(Instructions to follow): Each entry must be restated exactly as it appears.

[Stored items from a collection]
▼▼▼

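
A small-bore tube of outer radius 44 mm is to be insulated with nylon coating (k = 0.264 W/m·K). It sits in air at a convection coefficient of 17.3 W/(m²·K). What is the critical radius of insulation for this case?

For a cylinder r_cr = k/h = 0.264/17.3
r_cr = 15.3 mm; since the bare radius (44 mm) is above r_cr, any added insulation will reduce heat loss.

r_cr ≈ 15.3 mm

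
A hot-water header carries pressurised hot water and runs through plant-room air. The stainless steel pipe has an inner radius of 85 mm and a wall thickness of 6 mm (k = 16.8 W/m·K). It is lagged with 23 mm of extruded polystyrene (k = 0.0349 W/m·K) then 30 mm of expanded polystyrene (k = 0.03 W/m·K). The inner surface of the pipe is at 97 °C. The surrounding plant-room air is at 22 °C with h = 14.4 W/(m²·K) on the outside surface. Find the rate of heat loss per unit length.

Radial resistances (cylindrical: R_cond = ln(r_o/r_i)/(2πkL), R_conv = 1/(h·2πrL)):
R_stainless steel pipe wall = ln(91/85)/(2π×16.8×1) = 6.462×10^-4 K/W
R_extruded polystyrene = ln(114/91)/(2π×0.0349×1) = 1.028 K/W
R_expanded polystyrene = ln(144/114)/(2π×0.03×1) = 1.239 K/W
R_outer film = 1/(h_o·2πr_oL) = 1/(14.4×2π×0.144×1) = 0.07675 K/W
R_total = 2.344 K/W
Q = ΔT/R_total = 75/2.344

q′ ≈ 32 W/m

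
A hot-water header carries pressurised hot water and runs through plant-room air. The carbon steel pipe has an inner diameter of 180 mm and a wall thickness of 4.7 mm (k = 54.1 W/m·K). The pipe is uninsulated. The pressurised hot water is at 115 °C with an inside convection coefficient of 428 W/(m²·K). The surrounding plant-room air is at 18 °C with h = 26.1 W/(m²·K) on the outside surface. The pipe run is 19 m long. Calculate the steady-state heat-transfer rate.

Per-layer cylindrical resistances, series-summed:
R_inner film = 1/(h_i·2πr₁L) = 1/(428×2π×0.09×19) = 2.175×10^-4 K/W
R_carbon steel pipe wall = ln(94.7/90)/(2π×54.1×19) = 7.882×10^-6 K/W
R_outer film = 1/(h_o·2πr_oL) = 1/(26.1×2π×0.0947×19) = 0.003389 K/W
R_total = 0.003614 K/W
Q = ΔT/R_total = 97/0.003614

Q ≈ 26800 W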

▲▲▲

(Exercise solution):
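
A small-bore tube of outer radius 44 mm is to be insulated with nylon coating (k = 0.264 W/m·K). It sits in air at a convection coefficient of 17.3 W/(m²·K). What is the critical radius of insulation for this case?

For a cylinder r_cr = k/h = 0.264/17.3
r_cr = 15.3 mm; since the bare radius (44 mm) is above r_cr, any added insulation will reduce heat loss.

r_cr ≈ 15.3 mm

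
A hot-water header carries pressurised hot water and runs through plant-room air. The stainless steel pipe has an inner radius of 85 mm and a wall thickness of 6 mm (k = 16.8 W/m·K). It is lagged with 23 mm of extruded polystyrene (k = 0.0349 W/m·K) then 30 mm of expanded polystyrene (k = 0.03 W/m·K). The inner surface of the pipe is at 97 °C. The surrounding plant-room air is at 22 °C with h = 14.4 W/(m²·K) on the outside surface. Find the rate of heat loss per unit length.

Radial resistances (cylindrical: R_cond = ln(r_o/r_i)/(2πkL), R_conv = 1/(h·2πrL)):
R_stainless steel pipe wall = ln(91/85)/(2π×16.8×1) = 6.462×10^-4 K/W
R_extruded polystyrene = ln(114/91)/(2π×0.0349×1) = 1.028 K/W
R_expanded polystyrene = ln(144/114)/(2π×0.03×1) = 1.239 K/W
R_outer film = 1/(h_o·2πr_oL) = 1/(14.4×2π×0.144×1) = 0.07675 K/W
R_total = 2.344 K/W
Q = ΔT/R_total = 75/2.344

q′ ≈ 32 W/m

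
A hot-water header carries pressurised hot water and runs through plant-room air. The carbon steel pipe has an inner diameter of 180 mm and a wall thickness of 4.7 mm (k = 54.1 W/m·K). The pipe is uninsulated. The pressurised hot water is at 115 °C with an inside convection coefficient of 428 W/(m²·K). The surrounding plant-room air is at 18 °C with h = 26.1 W/(m²·K) on the outside surface. The pipe run is 19 m long. Calculate the steady-state heat-transfer rate.

Per-layer cylindrical resistances, series-summed:
R_inner film = 1/(h_i·2πr₁L) = 1/(428×2π×0.09×19) = 2.175×10^-4 K/W
R_carbon steel pipe wall = ln(94.7/90)/(2π×54.1×19) = 7.882×10^-6 K/W
R_outer film = 1/(h_o·2πr_oL) = 1/(26.1×2π×0.0947×19) = 0.003389 K/W
R_total = 0.003614 K/W
Q = ΔT/R_total = 97/0.003614

Q ≈ 26800 W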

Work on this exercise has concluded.